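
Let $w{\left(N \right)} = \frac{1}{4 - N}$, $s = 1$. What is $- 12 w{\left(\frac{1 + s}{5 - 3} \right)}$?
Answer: $-4$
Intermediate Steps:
$- 12 w{\left(\frac{1 + s}{5 - 3} \right)} = - 12 \left(- \frac{1}{-4 + \frac{1 + 1}{5 - 3}}\right) = - 12 \left(- \frac{1}{-4 + \frac{2}{2}}\right) = - 12 \left(- \frac{1}{-4 + 2 \cdot \frac{1}{2}}\right) = - 12 \left(- \frac{1}{-4 + 1}\right) = - 12 \left(- \frac{1}{-3}\right) = - 12 \left(\left(-1\right) \left(- \frac{1}{3}\right)\right) = \left(-12\right) \frac{1}{3} = -4$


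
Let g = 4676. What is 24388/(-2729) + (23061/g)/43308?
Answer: -1646235747745/184214966544 ≈ -8.9365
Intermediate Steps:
24388/(-2729) + (23061/g)/43308 = 24388/(-2729) + (23061/4676)/43308 = 24388*(-1/2729) + (23061*(1/4676))*(1/43308) = -24388/2729 + (23061/4676)*(1/43308) = -24388/2729 + 7687/67502736 = -1646235747745/184214966544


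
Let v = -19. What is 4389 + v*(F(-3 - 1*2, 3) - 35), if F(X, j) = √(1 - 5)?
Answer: 5054 - 38*I ≈ 5054.0 - 38.0*I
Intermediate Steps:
F(X, j) = 2*I (F(X, j) = √(-4) = 2*I)
4389 + v*(F(-3 - 1*2, 3) - 35) = 4389 - 19*(2*I - 35) = 4389 - 19*(-35 + 2*I) = 4389 + (665 - 38*I) = 5054 - 38*I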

PROBLEM DETAILS:
Output the lines from the one holding "Answer: -1646235747745/184214966544 ≈ -8.9365" to the last line of the material, inclusive, exactly as they appear. Add no others.

SOLVED EXERCISE:
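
Answer: -1646235747745/184214966544 ≈ -8.9365
Intermediate Steps:
24388/(-2729) + (23061/g)/43308 = 24388/(-2729) + (23061/4676)/43308 = 24388*(-1/2729) + (23061*(1/4676))*(1/43308) = -24388/2729 + (23061/4676)*(1/43308) = -24388/2729 + 7687/67502736 = -1646235747745/184214966544


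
Let v = -19. What is 4389 + v*(F(-3 - 1*2, 3) - 35), if F(X, j) = √(1 - 5)?
Answer: 5054 - 38*I ≈ 5054.0 - 38.0*I
Intermediate Steps:
F(X, j) = 2*I (F(X, j) = √(-4) = 2*I)
4389 + v*(F(-3 - 1*2, 3) - 35) = 4389 - 19*(2*I - 35) = 4389 - 19*(-35 + 2*I) = 4389 + (665 - 38*I) = 5054 - 38*I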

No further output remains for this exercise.